## Dataset records:

= = = = = = =

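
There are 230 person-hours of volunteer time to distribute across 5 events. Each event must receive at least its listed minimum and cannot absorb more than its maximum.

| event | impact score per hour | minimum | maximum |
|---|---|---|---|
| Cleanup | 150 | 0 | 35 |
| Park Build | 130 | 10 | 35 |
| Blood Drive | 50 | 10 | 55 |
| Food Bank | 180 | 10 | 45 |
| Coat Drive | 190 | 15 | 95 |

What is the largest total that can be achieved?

Meeting every minimum uses 0+10+10+10+15 = 45 person-hours, leaving 185.
Order the events by impact score per hour: Coat Drive 190 > Food Bank 180 > Cleanup 150 > Park Build 130 > Blood Drive 50.
Coat Drive takes 80 more to reach its cap of 95 — 105 left.
Food Bank: +35 to 45 (cap) — 70 left.
Give Cleanup 35 more to hit its cap of 35 — 35 left.
Park Build takes 25 more to reach its cap of 35 — 10 left.
Blood Drive has room for 45 more but only 10 remain, so it gets 20.
Total = 150×35 + 130×35 + 50×20 + 180×45 + 190×95 = 36950.

36950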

= = = = = = =

## To do:
Your answer should be the lines of the listing above between the line holding "150 | 0 | 35 |" and the line holding "190 | 15 | 95 |", inclusive, restated word for word and alone.

## Solution:
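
| Cleanup | 150 | 0 | 35 |
| Park Build | 130 | 10 | 35 |
| Blood Drive | 50 | 10 | 55 |
| Food Bank | 180 | 10 | 45 |
| Coat Drive | 190 | 15 | 95 |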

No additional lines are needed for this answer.